- Your goal -
The required output is every entry, printed exactly as written.

+ + + +

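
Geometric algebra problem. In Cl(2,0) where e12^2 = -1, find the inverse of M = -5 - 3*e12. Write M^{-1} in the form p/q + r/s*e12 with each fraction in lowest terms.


M = -5 - 3*e12, where e12^2 = -1.
Since M commutes with its reverse ~M = a - b*e12, M * ~M = a^2 - b^2*e12^2 = a^2 + b^2.
So M^{-1} = ~M / (a^2 + b^2) = (a - b*e12)/(a^2 + b^2).
a^2 + b^2 = 25 + 9 = 34
Scalar part = -5/34 = -5/34
Bivector coeff = 3/34 = 3/34
M^{-1} = -5/34 + 3/34*e12


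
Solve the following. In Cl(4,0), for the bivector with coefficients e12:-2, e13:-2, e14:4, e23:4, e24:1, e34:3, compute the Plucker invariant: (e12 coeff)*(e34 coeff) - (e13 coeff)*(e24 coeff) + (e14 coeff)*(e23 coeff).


Plucker relation: af - be + cd
a*f = (-2)*3 = -6
b*e = (-2)*1 = -2
c*d = 4*4 = 16
af - be + cd = -6 - (-2) + 16
= 12


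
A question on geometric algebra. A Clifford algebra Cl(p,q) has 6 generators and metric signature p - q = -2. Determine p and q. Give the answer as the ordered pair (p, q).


We need p + q = 6 and p - q = -2.
Adding: 2p = 6 + (-2) = 4, so p = 2.
Then q = 6 - 2 = 4.
(p, q) = (2, 4)


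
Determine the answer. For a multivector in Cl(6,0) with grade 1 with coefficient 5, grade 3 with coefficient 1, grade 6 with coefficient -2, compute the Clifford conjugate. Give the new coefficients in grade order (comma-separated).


Clifford conjugate sign for grade k: (-1)^(k(k+1)/2)
Grade 1: (-1)^(1*2/2) = (-1)^1 = -1, coeff 5 -> -5
Grade 3: (-1)^(3*4/2) = (-1)^6 = 1, coeff 1 -> 1
Grade 6: (-1)^(6*7/2) = (-1)^21 = -1, coeff -2 -> 2
Conjugated coefficients: -5, 1, 2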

+ + + +

- Solved problem -
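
Geometric algebra problem. In Cl(2,0) where e12^2 = -1, find the inverse of M = -5 - 3*e12. Write M^{-1} in the form p/q + r/s*e12 with each fraction in lowest terms.


M = -5 - 3*e12, where e12^2 = -1.
Since M commutes with its reverse ~M = a - b*e12, M * ~M = a^2 - b^2*e12^2 = a^2 + b^2.
So M^{-1} = ~M / (a^2 + b^2) = (a - b*e12)/(a^2 + b^2).
a^2 + b^2 = 25 + 9 = 34
Scalar part = -5/34 = -5/34
Bivector coeff = 3/34 = 3/34
M^{-1} = -5/34 + 3/34*e12


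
Solve the following. In Cl(4,0), for the bivector with coefficients e12:-2, e13:-2, e14:4, e23:4, e24:1, e34:3, compute the Plucker invariant: (e12 coeff)*(e34 coeff) - (e13 coeff)*(e24 coeff) + (e14 coeff)*(e23 coeff).


Plucker relation: af - be + cd
a*f = (-2)*3 = -6
b*e = (-2)*1 = -2
c*d = 4*4 = 16
af - be + cd = -6 - (-2) + 16
= 12


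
A question on geometric algebra. A Clifford algebra Cl(p,q) has 6 generators and metric signature p - q = -2. Determine p and q. Give the answer as the ordered pair (p, q).


We need p + q = 6 and p - q = -2.
Adding: 2p = 6 + (-2) = 4, so p = 2.
Then q = 6 - 2 = 4.
(p, q) = (2, 4)


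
Determine the answer. For a multivector in Cl(6,0) with grade 1 with coefficient 5, grade 3 with coefficient 1, grade 6 with coefficient -2, compute the Clifford conjugate. Give the new coefficients in grade order (comma-separated).


Clifford conjugate sign for grade k: (-1)^(k(k+1)/2)
Grade 1: (-1)^(1*2/2) = (-1)^1 = -1, coeff 5 -> -5
Grade 3: (-1)^(3*4/2) = (-1)^6 = 1, coeff 1 -> 1
Grade 6: (-1)^(6*7/2) = (-1)^21 = -1, coeff -2 -> 2
Conjugated coefficients: -5, 1, 2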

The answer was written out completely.